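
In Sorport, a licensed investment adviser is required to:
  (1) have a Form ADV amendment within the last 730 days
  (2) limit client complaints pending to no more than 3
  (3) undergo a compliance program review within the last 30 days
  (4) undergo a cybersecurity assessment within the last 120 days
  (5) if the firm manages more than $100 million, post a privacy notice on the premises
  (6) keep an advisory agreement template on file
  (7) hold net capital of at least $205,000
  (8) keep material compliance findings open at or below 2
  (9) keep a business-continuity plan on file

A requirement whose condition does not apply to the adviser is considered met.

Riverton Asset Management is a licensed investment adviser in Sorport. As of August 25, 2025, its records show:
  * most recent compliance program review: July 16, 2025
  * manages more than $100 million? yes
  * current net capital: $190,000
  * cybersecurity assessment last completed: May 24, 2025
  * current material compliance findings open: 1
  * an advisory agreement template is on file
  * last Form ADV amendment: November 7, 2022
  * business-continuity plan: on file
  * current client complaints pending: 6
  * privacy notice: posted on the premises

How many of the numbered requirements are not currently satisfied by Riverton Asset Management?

4

1. Form ADV amendment 1022 days ago vs limit 730 → not met
2. client complaints pending 6 > 3 → not met
3. compliance program review 40 days ago vs limit 30 → not met
4. cybersecurity assessment 93 days ago vs limit 120 → met
5. condition 'manages more than $100 million' holds; privacy notice present → met
6. advisory agreement template present → met
7. net capital $190,000 < $205,000 → not met
8. material compliance findings open 1 ≤ 2 → met
9. business-continuity plan present → met
Not met: 4 of 9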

◇ ◇ ◇

- Activity: Return, word for word, every line from the top of the entries down to the line that holds "plan: on file", both included.

- Reply to the task:
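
In Sorport, a licensed investment adviser is required to:
  (1) have a Form ADV amendment within the last 730 days
  (2) limit client complaints pending to no more than 3
  (3) undergo a compliance program review within the last 30 days
  (4) undergo a cybersecurity assessment within the last 120 days
  (5) if the firm manages more than $100 million, post a privacy notice on the premises
  (6) keep an advisory agreement template on file
  (7) hold net capital of at least $205,000
  (8) keep material compliance findings open at or below 2
  (9) keep a business-continuity plan on file

A requirement whose condition does not apply to the adviser is considered met.

Riverton Asset Management is a licensed investment adviser in Sorport. As of August 25, 2025, its records show:
  * most recent compliance program review: July 16, 2025
  * manages more than $100 million? yes
  * current net capital: $190,000
  * cybersecurity assessment last completed: May 24, 2025
  * current material compliance findings open: 1
  * an advisory agreement template is on file
  * last Form ADV amendment: November 7, 2022
  * business-continuity plan: on file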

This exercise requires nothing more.